Exercise inputs:
%%

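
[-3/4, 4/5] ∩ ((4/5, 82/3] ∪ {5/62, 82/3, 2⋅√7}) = {5/62}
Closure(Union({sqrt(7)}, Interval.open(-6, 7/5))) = Union({sqrt(7)}, Interval(-6, 7/5))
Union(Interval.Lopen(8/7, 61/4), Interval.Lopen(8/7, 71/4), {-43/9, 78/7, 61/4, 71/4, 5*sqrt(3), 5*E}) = Union({-43/9}, Interval.Lopen(8/7, 71/4))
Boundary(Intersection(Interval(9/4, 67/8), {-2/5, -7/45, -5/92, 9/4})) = {9/4}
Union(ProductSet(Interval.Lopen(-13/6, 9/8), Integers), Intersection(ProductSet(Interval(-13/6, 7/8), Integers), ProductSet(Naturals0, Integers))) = ProductSet(Union(Interval.Lopen(-13/6, 9/8), Range(0, 1, 1)), Integers)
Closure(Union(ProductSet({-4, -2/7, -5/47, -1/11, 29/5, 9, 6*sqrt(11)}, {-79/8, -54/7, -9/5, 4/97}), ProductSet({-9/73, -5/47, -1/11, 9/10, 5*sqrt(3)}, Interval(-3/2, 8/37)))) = Union(ProductSet({-9/73, -5/47, -1/11, 9/10, 5*sqrt(3)}, Interval(-3/2, 8/37)), ProductSet({-4, -2/7, -5/47, -1/11, 29/5, 9, 6*sqrt(11)}, {-79/8, -54/7, -9/5, 4/97}))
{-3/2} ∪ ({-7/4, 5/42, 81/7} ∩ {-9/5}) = {-3/2}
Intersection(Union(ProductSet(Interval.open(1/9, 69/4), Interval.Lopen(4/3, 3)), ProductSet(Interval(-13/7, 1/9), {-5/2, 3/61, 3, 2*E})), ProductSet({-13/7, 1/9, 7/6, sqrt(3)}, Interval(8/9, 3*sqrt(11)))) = Union(ProductSet({-13/7, 1/9}, {3, 2*E}), ProductSet({7/6, sqrt(3)}, Interval.Lopen(4/3, 3)))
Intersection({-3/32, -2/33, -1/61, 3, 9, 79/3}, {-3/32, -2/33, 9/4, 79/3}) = {-3/32, -2/33, 79/3}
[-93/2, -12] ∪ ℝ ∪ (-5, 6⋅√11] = (-∞, ∞)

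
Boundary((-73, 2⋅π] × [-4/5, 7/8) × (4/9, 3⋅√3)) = ((({-73, 2⋅π} × [-4/5, 7/8]) ∪ ([-73, 2⋅π] × {-4/5, 7/8})) × [4/9, 3⋅√3]) ∪ ((({-73, 2⋅π} × [-4/5, 7/8]) ∪ ([-73, 2⋅π] × {-4/5, 7/8}) ∪ ((-73, 2⋅π] × [-4/5, 7/8))) × {4/9, 3⋅√3})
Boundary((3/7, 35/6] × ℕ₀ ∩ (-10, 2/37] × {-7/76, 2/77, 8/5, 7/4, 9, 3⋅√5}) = ∅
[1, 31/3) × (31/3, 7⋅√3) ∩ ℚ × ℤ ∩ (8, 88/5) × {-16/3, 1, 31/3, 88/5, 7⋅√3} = ∅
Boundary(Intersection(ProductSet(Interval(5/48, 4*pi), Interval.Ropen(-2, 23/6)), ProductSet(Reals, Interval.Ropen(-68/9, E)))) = Union(ProductSet({5/48, 4*pi}, Interval(-2, E)), ProductSet(Interval(5/48, 4*pi), {-2, E}))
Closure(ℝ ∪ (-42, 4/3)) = (-∞, ∞)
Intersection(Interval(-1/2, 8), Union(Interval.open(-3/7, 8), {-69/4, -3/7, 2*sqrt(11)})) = Interval.Ropen(-3/7, 8)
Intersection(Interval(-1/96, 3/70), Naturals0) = Range(0, 1, 1)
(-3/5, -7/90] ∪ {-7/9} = {-7/9} ∪ (-3/5, -7/90]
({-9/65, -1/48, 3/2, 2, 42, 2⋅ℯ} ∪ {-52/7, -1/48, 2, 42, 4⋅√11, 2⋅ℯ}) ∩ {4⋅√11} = {4⋅√11}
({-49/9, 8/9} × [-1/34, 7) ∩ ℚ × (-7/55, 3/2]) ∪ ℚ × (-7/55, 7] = ℚ × (-7/55, 7]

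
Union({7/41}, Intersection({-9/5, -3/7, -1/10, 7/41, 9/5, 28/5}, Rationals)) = {-9/5, -3/7, -1/10, 7/41, 9/5, 28/5}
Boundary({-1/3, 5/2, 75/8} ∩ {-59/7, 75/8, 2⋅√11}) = {75/8}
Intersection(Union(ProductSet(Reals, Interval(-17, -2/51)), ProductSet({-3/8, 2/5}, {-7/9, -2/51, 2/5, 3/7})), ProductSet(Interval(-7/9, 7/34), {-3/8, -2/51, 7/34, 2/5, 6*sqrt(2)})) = Union(ProductSet({-3/8}, {-2/51, 2/5}), ProductSet(Interval(-7/9, 7/34), {-3/8, -2/51}))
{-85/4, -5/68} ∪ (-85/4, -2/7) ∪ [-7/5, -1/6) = [-85/4, -1/6) ∪ {-5/68}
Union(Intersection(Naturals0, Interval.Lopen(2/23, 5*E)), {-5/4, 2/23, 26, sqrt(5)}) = Union({-5/4, 2/23, 26, sqrt(5)}, Range(1, 14, 1))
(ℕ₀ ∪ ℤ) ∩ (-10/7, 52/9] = {-1, 0, …, 5}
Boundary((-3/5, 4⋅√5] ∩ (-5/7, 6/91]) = {-3/5, 6/91}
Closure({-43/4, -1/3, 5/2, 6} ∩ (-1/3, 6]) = {5/2, 6}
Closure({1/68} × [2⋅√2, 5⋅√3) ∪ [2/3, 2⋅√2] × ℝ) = ([2/3, 2⋅√2] × ℝ) ∪ ({1/68} × [2⋅√2, 5⋅√3])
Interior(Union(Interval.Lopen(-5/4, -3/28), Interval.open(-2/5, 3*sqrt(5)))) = Interval.open(-5/4, 3*sqrt(5))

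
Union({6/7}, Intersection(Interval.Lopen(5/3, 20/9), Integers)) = Union({6/7}, Range(2, 3, 1))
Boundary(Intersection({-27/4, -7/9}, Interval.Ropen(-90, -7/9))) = {-27/4}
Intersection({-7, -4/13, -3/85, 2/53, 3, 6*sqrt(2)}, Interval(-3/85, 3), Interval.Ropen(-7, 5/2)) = {-3/85, 2/53}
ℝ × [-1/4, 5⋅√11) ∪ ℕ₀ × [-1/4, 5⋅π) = ℝ × [-1/4, 5⋅√11)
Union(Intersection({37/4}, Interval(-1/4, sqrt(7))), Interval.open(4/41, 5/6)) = Interval.open(4/41, 5/6)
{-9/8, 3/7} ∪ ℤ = ℤ ∪ {-9/8, 3/7}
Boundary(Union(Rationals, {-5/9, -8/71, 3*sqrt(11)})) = Reals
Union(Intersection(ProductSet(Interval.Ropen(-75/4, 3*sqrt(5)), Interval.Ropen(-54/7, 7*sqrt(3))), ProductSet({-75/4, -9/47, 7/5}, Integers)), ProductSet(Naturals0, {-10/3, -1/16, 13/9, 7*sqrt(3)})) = Union(ProductSet({-75/4, -9/47, 7/5}, Range(-7, 13, 1)), ProductSet(Naturals0, {-10/3, -1/16, 13/9, 7*sqrt(3)}))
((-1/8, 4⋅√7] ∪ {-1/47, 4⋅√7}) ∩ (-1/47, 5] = (-1/47, 5]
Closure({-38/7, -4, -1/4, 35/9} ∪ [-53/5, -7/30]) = [-53/5, -7/30] ∪ {35/9}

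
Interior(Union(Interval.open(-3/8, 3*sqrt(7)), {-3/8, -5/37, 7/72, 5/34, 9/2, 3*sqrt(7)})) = Interval.open(-3/8, 3*sqrt(7))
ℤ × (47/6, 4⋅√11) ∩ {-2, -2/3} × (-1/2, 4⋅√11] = {-2} × (47/6, 4⋅√11)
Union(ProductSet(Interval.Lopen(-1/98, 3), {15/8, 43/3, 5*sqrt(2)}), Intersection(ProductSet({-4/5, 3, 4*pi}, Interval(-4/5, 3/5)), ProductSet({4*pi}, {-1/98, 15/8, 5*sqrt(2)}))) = Union(ProductSet({4*pi}, {-1/98}), ProductSet(Interval.Lopen(-1/98, 3), {15/8, 43/3, 5*sqrt(2)}))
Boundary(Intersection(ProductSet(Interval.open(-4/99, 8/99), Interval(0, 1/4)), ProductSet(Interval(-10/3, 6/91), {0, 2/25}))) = ProductSet(Interval(-4/99, 6/91), {0, 2/25})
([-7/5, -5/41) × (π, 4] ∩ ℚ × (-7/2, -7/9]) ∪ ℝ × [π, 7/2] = ℝ × [π, 7/2]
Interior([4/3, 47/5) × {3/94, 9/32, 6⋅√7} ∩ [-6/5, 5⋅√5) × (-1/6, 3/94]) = ∅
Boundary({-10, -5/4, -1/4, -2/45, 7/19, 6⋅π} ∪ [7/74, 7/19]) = {-10, -5/4, -1/4, -2/45, 7/74, 7/19, 6⋅π}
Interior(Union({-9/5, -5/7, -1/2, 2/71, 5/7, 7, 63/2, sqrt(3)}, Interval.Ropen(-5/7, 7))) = Interval.open(-5/7, 7)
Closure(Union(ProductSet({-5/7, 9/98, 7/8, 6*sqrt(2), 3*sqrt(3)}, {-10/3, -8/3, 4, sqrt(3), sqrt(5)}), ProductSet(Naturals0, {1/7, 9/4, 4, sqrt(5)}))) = Union(ProductSet({-5/7, 9/98, 7/8, 6*sqrt(2), 3*sqrt(3)}, {-10/3, -8/3, 4, sqrt(3), sqrt(5)}), ProductSet(Naturals0, {1/7, 9/4, 4, sqrt(5)}))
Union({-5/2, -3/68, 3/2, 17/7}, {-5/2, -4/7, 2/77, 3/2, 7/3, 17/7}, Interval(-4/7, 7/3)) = Union({-5/2, 17/7}, Interval(-4/7, 7/3))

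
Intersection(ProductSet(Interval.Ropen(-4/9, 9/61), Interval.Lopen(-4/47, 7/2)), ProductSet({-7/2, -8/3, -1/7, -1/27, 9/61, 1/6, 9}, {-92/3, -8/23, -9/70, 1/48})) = ProductSet({-1/7, -1/27}, {1/48})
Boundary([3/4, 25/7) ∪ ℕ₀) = {3/4, 25/7} ∪ (ℕ₀ \ (3/4, 25/7))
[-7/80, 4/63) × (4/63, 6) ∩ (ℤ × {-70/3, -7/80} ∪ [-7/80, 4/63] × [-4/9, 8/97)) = [-7/80, 4/63) × (4/63, 8/97)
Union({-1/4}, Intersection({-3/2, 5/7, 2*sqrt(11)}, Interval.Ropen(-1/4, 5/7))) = {-1/4}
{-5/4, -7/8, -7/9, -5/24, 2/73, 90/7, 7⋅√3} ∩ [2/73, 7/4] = {2/73}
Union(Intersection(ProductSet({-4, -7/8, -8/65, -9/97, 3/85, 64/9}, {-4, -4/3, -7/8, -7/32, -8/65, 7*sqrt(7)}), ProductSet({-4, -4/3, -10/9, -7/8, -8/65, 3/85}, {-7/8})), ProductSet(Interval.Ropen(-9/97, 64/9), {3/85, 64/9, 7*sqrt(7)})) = Union(ProductSet({-4, -7/8, -8/65, 3/85}, {-7/8}), ProductSet(Interval.Ropen(-9/97, 64/9), {3/85, 64/9, 7*sqrt(7)}))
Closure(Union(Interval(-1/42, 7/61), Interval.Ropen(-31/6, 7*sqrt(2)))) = Interval(-31/6, 7*sqrt(2))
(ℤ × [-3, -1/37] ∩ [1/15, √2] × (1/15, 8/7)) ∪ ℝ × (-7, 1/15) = ℝ × (-7, 1/15)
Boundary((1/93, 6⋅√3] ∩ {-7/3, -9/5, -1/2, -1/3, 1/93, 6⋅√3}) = {6⋅√3}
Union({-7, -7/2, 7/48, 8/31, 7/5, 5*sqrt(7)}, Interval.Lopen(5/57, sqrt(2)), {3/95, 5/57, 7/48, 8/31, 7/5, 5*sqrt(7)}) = Union({-7, -7/2, 3/95, 5*sqrt(7)}, Interval(5/57, sqrt(2)))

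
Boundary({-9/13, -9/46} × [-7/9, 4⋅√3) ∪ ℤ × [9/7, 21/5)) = (ℤ × [9/7, 21/5]) ∪ ({-9/13, -9/46} × [-7/9, 4⋅√3])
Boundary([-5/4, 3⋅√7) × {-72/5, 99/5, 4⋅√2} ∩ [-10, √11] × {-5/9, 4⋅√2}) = [-5/4, √11] × {4⋅√2}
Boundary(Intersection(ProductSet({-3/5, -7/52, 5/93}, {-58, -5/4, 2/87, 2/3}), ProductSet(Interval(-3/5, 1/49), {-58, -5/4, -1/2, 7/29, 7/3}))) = ProductSet({-3/5, -7/52}, {-58, -5/4})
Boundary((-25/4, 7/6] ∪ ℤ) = {-25/4, 7/6} ∪ (ℤ \ (-25/4, 7/6))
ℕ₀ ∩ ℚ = ℕ₀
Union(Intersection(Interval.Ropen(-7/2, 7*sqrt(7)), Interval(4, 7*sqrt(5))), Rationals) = Union(Interval(4, 7*sqrt(5)), Rationals)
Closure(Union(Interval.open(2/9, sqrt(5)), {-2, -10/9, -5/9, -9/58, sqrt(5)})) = Union({-2, -10/9, -5/9, -9/58}, Interval(2/9, sqrt(5)))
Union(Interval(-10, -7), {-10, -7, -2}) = Union({-2}, Interval(-10, -7))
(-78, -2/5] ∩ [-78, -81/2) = (-78, -81/2)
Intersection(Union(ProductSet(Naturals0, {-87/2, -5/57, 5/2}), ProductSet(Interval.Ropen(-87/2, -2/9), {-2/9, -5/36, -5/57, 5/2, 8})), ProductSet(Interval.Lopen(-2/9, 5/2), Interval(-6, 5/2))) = ProductSet(Range(0, 3, 1), {-5/57, 5/2})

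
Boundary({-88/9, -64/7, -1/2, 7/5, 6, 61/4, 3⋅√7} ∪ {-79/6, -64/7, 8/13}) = {-79/6, -88/9, -64/7, -1/2, 8/13, 7/5, 6, 61/4, 3⋅√7}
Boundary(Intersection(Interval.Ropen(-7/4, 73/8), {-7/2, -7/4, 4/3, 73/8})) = {-7/4, 4/3}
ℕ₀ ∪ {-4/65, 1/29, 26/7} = {-4/65, 1/29, 26/7} ∪ ℕ₀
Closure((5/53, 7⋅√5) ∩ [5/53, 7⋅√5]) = [5/53, 7⋅√5]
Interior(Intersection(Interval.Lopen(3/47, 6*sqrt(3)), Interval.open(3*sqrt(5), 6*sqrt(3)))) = Interval.open(3*sqrt(5), 6*sqrt(3))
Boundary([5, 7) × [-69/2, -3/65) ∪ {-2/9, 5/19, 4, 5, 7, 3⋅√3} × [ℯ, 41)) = ({5, 7} × [-69/2, -3/65]) ∪ ([5, 7] × {-69/2, -3/65}) ∪ ({-2/9, 5/19, 4, 5, 7, 3⋅√3} × [ℯ, 41])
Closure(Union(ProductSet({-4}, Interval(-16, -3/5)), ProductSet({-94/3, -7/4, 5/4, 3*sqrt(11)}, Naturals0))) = Union(ProductSet({-4}, Interval(-16, -3/5)), ProductSet({-94/3, -7/4, 5/4, 3*sqrt(11)}, Naturals0))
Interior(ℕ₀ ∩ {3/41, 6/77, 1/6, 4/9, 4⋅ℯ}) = ∅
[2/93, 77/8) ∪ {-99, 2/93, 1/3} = {-99} ∪ [2/93, 77/8)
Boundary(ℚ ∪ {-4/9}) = ℝ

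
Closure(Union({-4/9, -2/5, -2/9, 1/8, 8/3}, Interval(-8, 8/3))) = Interval(-8, 8/3)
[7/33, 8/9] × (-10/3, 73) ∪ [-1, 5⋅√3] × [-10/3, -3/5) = ([7/33, 8/9] × (-10/3, 73)) ∪ ([-1, 5⋅√3] × [-10/3, -3/5))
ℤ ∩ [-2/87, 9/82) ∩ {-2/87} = ∅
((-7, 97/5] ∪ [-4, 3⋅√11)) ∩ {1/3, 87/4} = {1/3}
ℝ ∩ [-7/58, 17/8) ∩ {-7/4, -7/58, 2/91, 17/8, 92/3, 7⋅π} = {-7/58, 2/91}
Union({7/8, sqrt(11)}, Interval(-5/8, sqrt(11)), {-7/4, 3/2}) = Union({-7/4}, Interval(-5/8, sqrt(11)))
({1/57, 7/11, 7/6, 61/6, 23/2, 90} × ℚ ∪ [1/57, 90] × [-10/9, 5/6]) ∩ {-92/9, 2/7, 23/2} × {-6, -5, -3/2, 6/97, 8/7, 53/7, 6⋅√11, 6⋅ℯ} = ({2/7, 23/2} × {6/97}) ∪ ({23/2} × {-6, -5, -3/2, 6/97, 8/7, 53/7})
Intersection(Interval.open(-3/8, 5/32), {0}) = {0}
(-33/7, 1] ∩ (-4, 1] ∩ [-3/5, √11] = [-3/5, 1]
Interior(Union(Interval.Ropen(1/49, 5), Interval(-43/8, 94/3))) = Interval.open(-43/8, 94/3)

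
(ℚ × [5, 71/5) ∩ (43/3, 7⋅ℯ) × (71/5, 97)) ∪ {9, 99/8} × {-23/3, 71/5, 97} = {9, 99/8} × {-23/3, 71/5, 97}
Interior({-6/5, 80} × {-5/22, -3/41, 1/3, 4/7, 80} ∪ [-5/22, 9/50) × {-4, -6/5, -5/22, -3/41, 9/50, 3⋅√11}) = ∅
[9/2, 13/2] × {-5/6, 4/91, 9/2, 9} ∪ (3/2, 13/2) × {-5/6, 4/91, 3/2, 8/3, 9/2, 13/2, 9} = ([9/2, 13/2] × {-5/6, 4/91, 9/2, 9}) ∪ ((3/2, 13/2) × {-5/6, 4/91, 3/2, 8/3, 9/2, 13/2, 9})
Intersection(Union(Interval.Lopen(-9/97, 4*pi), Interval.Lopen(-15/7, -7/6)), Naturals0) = Range(0, 13, 1)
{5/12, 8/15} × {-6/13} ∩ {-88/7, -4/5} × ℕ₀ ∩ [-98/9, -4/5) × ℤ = ∅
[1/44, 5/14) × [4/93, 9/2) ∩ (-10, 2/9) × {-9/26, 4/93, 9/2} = [1/44, 2/9) × {4/93}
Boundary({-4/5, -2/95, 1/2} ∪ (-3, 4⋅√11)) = {-3, 4⋅√11}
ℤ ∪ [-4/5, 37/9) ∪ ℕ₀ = ℤ ∪ [-4/5, 37/9)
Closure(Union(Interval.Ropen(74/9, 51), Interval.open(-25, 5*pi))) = Interval(-25, 51)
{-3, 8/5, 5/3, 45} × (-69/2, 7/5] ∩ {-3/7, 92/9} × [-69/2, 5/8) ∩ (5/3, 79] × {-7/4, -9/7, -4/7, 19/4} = ∅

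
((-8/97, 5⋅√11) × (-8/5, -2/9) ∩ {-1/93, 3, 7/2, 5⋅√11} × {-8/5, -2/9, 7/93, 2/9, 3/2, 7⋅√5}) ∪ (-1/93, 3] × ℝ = (-1/93, 3] × ℝ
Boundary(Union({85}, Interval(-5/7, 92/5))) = {-5/7, 92/5, 85}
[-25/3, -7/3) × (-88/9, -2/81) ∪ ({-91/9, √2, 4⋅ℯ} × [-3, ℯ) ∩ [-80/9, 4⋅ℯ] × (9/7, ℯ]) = ([-25/3, -7/3) × (-88/9, -2/81)) ∪ ({√2, 4⋅ℯ} × (9/7, ℯ))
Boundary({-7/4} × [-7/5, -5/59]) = {-7/4} × [-7/5, -5/59]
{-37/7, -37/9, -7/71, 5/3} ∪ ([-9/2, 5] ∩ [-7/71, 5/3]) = {-37/7, -37/9} ∪ [-7/71, 5/3]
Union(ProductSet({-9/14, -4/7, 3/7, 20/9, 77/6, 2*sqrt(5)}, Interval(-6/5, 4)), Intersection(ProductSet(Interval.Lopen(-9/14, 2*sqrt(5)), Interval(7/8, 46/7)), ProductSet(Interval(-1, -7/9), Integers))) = ProductSet({-9/14, -4/7, 3/7, 20/9, 77/6, 2*sqrt(5)}, Interval(-6/5, 4))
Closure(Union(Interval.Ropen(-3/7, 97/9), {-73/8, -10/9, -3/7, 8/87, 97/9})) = Union({-73/8, -10/9}, Interval(-3/7, 97/9))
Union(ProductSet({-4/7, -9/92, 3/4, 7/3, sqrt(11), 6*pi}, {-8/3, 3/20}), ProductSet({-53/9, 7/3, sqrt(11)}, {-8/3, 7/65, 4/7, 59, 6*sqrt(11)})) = Union(ProductSet({-53/9, 7/3, sqrt(11)}, {-8/3, 7/65, 4/7, 59, 6*sqrt(11)}), ProductSet({-4/7, -9/92, 3/4, 7/3, sqrt(11), 6*pi}, {-8/3, 3/20}))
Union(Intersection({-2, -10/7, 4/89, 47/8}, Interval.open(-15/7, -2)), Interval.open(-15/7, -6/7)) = Interval.open(-15/7, -6/7)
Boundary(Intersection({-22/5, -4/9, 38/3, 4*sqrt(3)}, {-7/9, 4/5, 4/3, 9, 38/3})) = {38/3}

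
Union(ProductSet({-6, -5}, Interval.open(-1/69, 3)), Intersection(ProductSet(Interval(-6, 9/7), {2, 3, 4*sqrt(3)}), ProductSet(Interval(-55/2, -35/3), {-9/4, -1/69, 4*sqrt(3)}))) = ProductSet({-6, -5}, Interval.open(-1/69, 3))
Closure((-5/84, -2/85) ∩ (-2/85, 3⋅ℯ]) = ∅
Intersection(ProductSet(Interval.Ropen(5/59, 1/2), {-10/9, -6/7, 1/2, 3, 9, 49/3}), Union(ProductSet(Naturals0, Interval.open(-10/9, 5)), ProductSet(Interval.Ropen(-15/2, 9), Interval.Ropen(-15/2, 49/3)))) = ProductSet(Interval.Ropen(5/59, 1/2), {-10/9, -6/7, 1/2, 3, 9})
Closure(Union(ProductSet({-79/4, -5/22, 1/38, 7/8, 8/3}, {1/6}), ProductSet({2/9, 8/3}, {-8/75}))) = Union(ProductSet({2/9, 8/3}, {-8/75}), ProductSet({-79/4, -5/22, 1/38, 7/8, 8/3}, {1/6}))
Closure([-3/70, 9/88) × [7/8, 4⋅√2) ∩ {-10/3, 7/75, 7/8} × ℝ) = {7/75} × [7/8, 4⋅√2]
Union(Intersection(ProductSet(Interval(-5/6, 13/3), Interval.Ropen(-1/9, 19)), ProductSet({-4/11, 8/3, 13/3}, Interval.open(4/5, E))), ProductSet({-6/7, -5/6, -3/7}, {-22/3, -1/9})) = Union(ProductSet({-6/7, -5/6, -3/7}, {-22/3, -1/9}), ProductSet({-4/11, 8/3, 13/3}, Interval.open(4/5, E)))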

%%

Your objective: Would you return each line of the material above, unchanged, from the first one through the line where "[-93/2, -12] ∪ ℝ ∪ (-5, 6⋅√11] = (-∞, ∞)" appears?

Answer for the task:
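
[-3/4, 4/5] ∩ ((4/5, 82/3] ∪ {5/62, 82/3, 2⋅√7}) = {5/62}
Closure(Union({sqrt(7)}, Interval.open(-6, 7/5))) = Union({sqrt(7)}, Interval(-6, 7/5))
Union(Interval.Lopen(8/7, 61/4), Interval.Lopen(8/7, 71/4), {-43/9, 78/7, 61/4, 71/4, 5*sqrt(3), 5*E}) = Union({-43/9}, Interval.Lopen(8/7, 71/4))
Boundary(Intersection(Interval(9/4, 67/8), {-2/5, -7/45, -5/92, 9/4})) = {9/4}
Union(ProductSet(Interval.Lopen(-13/6, 9/8), Integers), Intersection(ProductSet(Interval(-13/6, 7/8), Integers), ProductSet(Naturals0, Integers))) = ProductSet(Union(Interval.Lopen(-13/6, 9/8), Range(0, 1, 1)), Integers)
Closure(Union(ProductSet({-4, -2/7, -5/47, -1/11, 29/5, 9, 6*sqrt(11)}, {-79/8, -54/7, -9/5, 4/97}), ProductSet({-9/73, -5/47, -1/11, 9/10, 5*sqrt(3)}, Interval(-3/2, 8/37)))) = Union(ProductSet({-9/73, -5/47, -1/11, 9/10, 5*sqrt(3)}, Interval(-3/2, 8/37)), ProductSet({-4, -2/7, -5/47, -1/11, 29/5, 9, 6*sqrt(11)}, {-79/8, -54/7, -9/5, 4/97}))
{-3/2} ∪ ({-7/4, 5/42, 81/7} ∩ {-9/5}) = {-3/2}
Intersection(Union(ProductSet(Interval.open(1/9, 69/4), Interval.Lopen(4/3, 3)), ProductSet(Interval(-13/7, 1/9), {-5/2, 3/61, 3, 2*E})), ProductSet({-13/7, 1/9, 7/6, sqrt(3)}, Interval(8/9, 3*sqrt(11)))) = Union(ProductSet({-13/7, 1/9}, {3, 2*E}), ProductSet({7/6, sqrt(3)}, Interval.Lopen(4/3, 3)))
Intersection({-3/32, -2/33, -1/61, 3, 9, 79/3}, {-3/32, -2/33, 9/4, 79/3}) = {-3/32, -2/33, 79/3}
[-93/2, -12] ∪ ℝ ∪ (-5, 6⋅√11] = (-∞, ∞)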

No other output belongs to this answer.